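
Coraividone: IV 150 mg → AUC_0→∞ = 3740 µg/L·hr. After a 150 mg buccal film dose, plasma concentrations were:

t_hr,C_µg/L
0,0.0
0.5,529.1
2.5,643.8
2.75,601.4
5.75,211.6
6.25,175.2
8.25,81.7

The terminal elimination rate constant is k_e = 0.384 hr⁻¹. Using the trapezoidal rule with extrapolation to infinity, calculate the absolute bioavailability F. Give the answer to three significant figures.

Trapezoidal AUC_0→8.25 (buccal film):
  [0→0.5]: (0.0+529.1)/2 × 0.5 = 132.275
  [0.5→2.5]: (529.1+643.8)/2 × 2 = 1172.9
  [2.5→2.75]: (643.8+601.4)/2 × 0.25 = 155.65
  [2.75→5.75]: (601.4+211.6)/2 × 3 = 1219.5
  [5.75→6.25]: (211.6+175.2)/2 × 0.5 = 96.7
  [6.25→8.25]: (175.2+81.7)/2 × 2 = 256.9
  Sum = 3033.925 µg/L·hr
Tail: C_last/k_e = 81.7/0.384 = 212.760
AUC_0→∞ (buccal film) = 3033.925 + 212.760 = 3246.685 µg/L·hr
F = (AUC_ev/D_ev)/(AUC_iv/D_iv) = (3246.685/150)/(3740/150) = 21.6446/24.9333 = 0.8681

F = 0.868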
=======
Required work ▸ Exactly as written, restate every line of the listing above.

Solution for this exercise ▸
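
Coraividone: IV 150 mg → AUC_0→∞ = 3740 µg/L·hr. After a 150 mg buccal film dose, plasma concentrations were:

t_hr,C_µg/L
0,0.0
0.5,529.1
2.5,643.8
2.75,601.4
5.75,211.6
6.25,175.2
8.25,81.7

The terminal elimination rate constant is k_e = 0.384 hr⁻¹. Using the trapezoidal rule with extrapolation to infinity, calculate the absolute bioavailability F. Give the answer to three significant figures.

Trapezoidal AUC_0→8.25 (buccal film):
  [0→0.5]: (0.0+529.1)/2 × 0.5 = 132.275
  [0.5→2.5]: (529.1+643.8)/2 × 2 = 1172.9
  [2.5→2.75]: (643.8+601.4)/2 × 0.25 = 155.65
  [2.75→5.75]: (601.4+211.6)/2 × 3 = 1219.5
  [5.75→6.25]: (211.6+175.2)/2 × 0.5 = 96.7
  [6.25→8.25]: (175.2+81.7)/2 × 2 = 256.9
  Sum = 3033.925 µg/L·hr
Tail: C_last/k_e = 81.7/0.384 = 212.760
AUC_0→∞ (buccal film) = 3033.925 + 212.760 = 3246.685 µg/L·hr
F = (AUC_ev/D_ev)/(AUC_iv/D_iv) = (3246.685/150)/(3740/150) = 21.6446/24.9333 = 0.8681

F = 0.868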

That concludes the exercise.